- _Work item_
Print the data below exactly, but only the lines from the one containing "I-2 | F | polled | founder |" down to the one containing "III-5 | F | polled | founder |", inclusive.

'''

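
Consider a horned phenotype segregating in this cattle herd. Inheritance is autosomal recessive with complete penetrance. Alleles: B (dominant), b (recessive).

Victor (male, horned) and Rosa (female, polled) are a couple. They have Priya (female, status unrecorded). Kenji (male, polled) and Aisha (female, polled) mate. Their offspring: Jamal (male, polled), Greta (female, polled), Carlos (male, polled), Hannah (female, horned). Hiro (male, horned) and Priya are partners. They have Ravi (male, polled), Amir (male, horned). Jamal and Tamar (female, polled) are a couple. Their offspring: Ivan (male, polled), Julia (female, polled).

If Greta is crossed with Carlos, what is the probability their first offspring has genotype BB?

Kenji is polled so carries B and passed b to Hannah (bb), so Kenji is Bb.
Aisha is polled so carries B and passed b to Hannah (bb), so Aisha is Bb.
Greta is a polled offspring of Kenji (Bb) × Aisha (Bb), whose cross gives 1/4 BB : 1/2 Bb : 1/4 bb; conditioning on being polled, Greta is BB with probability 1/3, Bb with probability 2/3.
Carlos is a polled offspring of Kenji (Bb) × Aisha (Bb), whose cross gives 1/4 BB : 1/2 Bb : 1/4 bb; conditioning on being polled, Carlos is BB with probability 1/3, Bb with probability 2/3.
Summing over parental genotype combinations, P(offspring has genotype BB) = 1/9·1 + 2/9·1/2 + 2/9·1/2 + 4/9·1/4 = 4/9.

4/9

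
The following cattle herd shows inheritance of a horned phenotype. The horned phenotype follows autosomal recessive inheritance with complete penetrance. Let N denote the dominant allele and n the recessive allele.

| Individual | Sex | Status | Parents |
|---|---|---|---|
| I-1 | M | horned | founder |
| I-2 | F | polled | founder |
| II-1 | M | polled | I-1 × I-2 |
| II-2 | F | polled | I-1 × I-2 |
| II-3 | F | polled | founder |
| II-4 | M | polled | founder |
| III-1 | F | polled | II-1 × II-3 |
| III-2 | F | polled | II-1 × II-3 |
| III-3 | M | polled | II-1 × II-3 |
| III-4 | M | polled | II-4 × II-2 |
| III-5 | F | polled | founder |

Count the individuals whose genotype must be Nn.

Obligate heterozygotes: II-1 is polled so carries N and received n from I-1 (nn), so II-1 is Nn; II-2 is polled so carries N and received n from I-1 (nn), so II-2 is Nn.
Every other individual is either homozygous by phenotype or has at least one consistent homozygous assignment, so the count is 2.

2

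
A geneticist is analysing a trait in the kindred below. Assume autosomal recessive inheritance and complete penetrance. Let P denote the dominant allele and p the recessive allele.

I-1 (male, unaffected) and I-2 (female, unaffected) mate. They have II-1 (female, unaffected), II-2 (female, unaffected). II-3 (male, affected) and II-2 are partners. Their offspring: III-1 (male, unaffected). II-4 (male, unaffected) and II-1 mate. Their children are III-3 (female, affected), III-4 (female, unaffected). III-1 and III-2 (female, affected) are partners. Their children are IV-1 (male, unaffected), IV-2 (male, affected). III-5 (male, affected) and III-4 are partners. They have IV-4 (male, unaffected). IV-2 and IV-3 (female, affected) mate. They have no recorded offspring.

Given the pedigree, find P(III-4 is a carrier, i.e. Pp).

II-4 is unaffected so carries P and passed p to III-3 (pp), so II-4 is Pp.
II-1 is unaffected so carries P and passed p to III-3 (pp), so II-1 is Pp.
Their cross gives offspring ratios 1/4 PP : 1/2 Pp : 1/4 pp. Conditioning on III-4 being unaffected, P(Pp) = 1/2 / 3/4 = 2/3 before taking III-4's own offspring into account.
III-5 is affected, so III-5 is pp.
Now use III-4's offspring. Probability of each recorded status — unaffected son IV-4: 1/2 if III-4 is Pp, 1 if PP.
Bayes: P(Pp) = 2/3·1/2 / (2/3·1/2 + 1/3·1) = 1/2.

1/2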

'''

- _Response_
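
| I-2 | F | polled | founder |
| II-1 | M | polled | I-1 × I-2 |
| II-2 | F | polled | I-1 × I-2 |
| II-3 | F | polled | founder |
| II-4 | M | polled | founder |
| III-1 | F | polled | II-1 × II-3 |
| III-2 | F | polled | II-1 × II-3 |
| III-3 | M | polled | II-1 × II-3 |
| III-4 | M | polled | II-4 × II-2 |
| III-5 | F | polled | founder |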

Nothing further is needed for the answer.